Items listed in a dataset
───

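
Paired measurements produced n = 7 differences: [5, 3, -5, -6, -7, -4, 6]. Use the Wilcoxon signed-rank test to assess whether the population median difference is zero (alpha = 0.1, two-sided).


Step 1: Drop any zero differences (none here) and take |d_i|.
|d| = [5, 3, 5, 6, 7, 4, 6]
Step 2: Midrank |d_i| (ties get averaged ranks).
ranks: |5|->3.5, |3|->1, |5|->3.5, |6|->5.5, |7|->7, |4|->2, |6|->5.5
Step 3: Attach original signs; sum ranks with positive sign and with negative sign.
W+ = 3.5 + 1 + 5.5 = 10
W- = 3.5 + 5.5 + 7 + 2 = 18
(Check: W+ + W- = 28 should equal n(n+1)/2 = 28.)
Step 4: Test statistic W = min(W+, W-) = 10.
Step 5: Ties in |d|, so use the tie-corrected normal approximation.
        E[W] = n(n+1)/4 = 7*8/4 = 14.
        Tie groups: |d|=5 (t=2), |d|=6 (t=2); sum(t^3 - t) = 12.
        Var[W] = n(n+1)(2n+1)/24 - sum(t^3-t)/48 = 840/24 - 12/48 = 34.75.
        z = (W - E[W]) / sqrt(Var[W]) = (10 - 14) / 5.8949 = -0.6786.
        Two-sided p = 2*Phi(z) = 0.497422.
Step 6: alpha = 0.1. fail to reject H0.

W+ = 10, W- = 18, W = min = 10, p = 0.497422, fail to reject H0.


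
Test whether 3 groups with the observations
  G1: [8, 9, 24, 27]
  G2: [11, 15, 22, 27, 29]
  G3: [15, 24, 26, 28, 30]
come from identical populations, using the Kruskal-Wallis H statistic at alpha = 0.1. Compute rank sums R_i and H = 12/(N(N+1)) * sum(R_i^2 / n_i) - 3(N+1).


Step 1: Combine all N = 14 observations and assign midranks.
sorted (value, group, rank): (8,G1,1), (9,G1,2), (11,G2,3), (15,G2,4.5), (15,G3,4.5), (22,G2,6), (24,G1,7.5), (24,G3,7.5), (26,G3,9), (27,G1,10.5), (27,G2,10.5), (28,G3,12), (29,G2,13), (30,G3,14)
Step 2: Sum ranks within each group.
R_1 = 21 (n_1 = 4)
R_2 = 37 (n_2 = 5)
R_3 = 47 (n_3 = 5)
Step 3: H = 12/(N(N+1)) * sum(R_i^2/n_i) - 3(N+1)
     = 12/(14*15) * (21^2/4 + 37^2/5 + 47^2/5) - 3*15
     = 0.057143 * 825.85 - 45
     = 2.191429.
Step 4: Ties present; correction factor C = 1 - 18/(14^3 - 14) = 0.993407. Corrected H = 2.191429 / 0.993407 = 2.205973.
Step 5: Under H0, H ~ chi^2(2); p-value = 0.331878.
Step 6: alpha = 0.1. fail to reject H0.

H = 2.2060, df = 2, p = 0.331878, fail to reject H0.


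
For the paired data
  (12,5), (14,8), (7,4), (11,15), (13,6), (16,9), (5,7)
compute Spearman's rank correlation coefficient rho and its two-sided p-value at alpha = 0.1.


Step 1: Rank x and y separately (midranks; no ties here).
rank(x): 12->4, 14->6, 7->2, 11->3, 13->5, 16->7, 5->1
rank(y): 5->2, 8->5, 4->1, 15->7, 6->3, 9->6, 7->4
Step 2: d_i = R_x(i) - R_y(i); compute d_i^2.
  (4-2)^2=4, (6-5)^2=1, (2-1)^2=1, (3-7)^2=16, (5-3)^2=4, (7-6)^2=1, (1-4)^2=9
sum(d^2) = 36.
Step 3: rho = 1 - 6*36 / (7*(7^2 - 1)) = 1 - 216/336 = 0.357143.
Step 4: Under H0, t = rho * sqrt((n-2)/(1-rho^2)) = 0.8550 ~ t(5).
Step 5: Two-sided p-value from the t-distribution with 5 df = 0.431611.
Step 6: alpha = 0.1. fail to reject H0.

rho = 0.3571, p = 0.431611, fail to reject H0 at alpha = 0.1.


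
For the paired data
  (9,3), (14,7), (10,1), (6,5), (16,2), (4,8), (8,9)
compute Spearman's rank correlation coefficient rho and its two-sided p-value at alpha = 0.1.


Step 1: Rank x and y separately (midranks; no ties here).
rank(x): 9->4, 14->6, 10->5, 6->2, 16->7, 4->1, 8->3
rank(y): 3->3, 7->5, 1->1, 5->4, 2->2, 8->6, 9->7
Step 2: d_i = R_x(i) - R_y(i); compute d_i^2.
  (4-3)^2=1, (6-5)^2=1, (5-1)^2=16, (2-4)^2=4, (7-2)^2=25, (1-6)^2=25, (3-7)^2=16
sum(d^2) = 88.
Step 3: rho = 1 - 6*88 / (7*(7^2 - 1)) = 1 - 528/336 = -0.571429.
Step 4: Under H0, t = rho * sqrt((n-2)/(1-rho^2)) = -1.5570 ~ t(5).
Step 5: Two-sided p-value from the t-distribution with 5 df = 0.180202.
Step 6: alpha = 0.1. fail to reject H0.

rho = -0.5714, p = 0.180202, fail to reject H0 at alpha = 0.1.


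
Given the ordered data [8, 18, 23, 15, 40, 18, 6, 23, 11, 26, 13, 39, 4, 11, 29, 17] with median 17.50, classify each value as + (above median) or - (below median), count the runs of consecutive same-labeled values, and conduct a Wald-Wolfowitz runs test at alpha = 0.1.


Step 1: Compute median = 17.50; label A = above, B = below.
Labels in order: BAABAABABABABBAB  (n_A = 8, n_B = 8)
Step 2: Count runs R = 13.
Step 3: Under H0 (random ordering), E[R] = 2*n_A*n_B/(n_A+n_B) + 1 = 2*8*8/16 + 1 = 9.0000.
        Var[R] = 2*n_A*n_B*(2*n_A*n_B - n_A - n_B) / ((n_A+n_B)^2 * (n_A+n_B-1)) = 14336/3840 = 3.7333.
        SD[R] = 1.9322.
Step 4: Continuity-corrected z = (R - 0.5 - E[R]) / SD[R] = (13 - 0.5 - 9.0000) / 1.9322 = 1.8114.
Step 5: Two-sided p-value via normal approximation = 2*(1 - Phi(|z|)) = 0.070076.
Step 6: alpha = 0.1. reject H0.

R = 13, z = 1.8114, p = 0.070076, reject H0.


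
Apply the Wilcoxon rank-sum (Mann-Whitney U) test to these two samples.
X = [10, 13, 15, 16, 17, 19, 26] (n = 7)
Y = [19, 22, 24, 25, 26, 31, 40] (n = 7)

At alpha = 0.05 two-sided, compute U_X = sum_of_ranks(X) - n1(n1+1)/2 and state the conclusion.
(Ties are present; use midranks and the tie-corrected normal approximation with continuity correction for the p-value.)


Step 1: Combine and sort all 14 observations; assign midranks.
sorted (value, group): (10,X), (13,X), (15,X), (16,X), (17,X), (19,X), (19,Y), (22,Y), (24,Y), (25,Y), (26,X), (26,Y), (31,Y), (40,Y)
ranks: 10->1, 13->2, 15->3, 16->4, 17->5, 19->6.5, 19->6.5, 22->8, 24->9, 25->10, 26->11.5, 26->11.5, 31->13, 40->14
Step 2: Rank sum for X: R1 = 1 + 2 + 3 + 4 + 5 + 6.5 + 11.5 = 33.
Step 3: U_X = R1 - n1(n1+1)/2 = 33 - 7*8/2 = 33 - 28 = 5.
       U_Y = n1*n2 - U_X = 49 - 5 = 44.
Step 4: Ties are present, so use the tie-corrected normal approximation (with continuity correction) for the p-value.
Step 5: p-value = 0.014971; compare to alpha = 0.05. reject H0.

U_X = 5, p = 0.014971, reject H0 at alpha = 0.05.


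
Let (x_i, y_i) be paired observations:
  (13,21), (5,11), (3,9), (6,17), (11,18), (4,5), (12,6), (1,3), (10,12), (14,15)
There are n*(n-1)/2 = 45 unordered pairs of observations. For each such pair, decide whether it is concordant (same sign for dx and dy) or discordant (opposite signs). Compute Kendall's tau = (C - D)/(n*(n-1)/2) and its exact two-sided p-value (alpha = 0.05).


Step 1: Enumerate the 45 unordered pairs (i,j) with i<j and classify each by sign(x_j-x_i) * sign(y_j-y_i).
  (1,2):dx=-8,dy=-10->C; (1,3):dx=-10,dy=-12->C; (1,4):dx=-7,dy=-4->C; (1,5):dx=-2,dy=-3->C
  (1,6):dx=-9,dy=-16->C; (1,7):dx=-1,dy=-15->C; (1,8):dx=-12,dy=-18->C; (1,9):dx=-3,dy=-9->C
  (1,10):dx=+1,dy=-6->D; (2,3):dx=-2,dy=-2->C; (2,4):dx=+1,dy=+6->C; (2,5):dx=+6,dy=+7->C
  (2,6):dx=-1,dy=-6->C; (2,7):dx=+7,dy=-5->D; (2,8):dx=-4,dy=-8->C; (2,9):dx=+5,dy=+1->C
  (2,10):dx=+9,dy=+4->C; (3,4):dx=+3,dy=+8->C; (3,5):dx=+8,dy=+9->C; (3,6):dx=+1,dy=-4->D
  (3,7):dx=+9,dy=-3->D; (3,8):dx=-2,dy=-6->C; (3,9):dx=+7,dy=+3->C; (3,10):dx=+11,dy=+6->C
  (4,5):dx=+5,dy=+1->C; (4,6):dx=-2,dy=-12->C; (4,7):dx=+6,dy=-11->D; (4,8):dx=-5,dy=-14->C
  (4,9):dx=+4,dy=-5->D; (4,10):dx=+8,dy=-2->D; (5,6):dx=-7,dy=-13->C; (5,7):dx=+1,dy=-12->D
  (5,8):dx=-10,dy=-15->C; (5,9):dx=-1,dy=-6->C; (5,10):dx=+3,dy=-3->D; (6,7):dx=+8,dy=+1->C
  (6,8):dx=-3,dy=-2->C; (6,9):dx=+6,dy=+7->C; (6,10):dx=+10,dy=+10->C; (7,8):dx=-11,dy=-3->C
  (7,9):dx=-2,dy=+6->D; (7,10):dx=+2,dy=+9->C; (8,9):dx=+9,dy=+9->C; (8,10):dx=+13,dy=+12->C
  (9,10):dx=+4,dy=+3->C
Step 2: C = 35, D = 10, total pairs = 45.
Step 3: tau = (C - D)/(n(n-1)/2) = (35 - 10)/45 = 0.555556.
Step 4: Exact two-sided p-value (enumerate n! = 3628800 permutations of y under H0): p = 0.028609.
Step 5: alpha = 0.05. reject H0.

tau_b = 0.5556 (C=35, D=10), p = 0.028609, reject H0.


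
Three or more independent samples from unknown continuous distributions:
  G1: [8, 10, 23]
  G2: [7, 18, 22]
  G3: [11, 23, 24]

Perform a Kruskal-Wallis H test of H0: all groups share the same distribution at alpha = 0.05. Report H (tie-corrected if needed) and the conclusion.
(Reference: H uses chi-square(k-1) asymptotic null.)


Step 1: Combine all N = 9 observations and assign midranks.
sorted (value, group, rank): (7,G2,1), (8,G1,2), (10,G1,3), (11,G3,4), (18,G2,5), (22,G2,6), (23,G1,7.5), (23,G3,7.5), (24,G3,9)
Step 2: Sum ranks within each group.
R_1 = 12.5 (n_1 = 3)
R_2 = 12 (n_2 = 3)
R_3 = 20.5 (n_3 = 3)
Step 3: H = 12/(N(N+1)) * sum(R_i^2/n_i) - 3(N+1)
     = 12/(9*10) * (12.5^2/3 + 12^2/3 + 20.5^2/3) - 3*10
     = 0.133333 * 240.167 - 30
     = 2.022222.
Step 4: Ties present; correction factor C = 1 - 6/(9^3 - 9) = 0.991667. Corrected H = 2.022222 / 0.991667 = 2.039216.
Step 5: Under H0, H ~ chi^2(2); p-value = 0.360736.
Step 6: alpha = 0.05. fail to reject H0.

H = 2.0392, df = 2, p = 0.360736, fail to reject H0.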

───

All that is wanted is an exact copy of the lines above from the one with "Given the ordered" through the one with "Apply the Wilcoxon", with both ends included.

- **Response to this task**
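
Given the ordered data [8, 18, 23, 15, 40, 18, 6, 23, 11, 26, 13, 39, 4, 11, 29, 17] with median 17.50, classify each value as + (above median) or - (below median), count the runs of consecutive same-labeled values, and conduct a Wald-Wolfowitz runs test at alpha = 0.1.


Step 1: Compute median = 17.50; label A = above, B = below.
Labels in order: BAABAABABABABBAB  (n_A = 8, n_B = 8)
Step 2: Count runs R = 13.
Step 3: Under H0 (random ordering), E[R] = 2*n_A*n_B/(n_A+n_B) + 1 = 2*8*8/16 + 1 = 9.0000.
        Var[R] = 2*n_A*n_B*(2*n_A*n_B - n_A - n_B) / ((n_A+n_B)^2 * (n_A+n_B-1)) = 14336/3840 = 3.7333.
        SD[R] = 1.9322.
Step 4: Continuity-corrected z = (R - 0.5 - E[R]) / SD[R] = (13 - 0.5 - 9.0000) / 1.9322 = 1.8114.
Step 5: Two-sided p-value via normal approximation = 2*(1 - Phi(|z|)) = 0.070076.
Step 6: alpha = 0.1. reject H0.

R = 13, z = 1.8114, p = 0.070076, reject H0.


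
Apply the Wilcoxon rank-sum (Mann-Whitney U) test to these two samples.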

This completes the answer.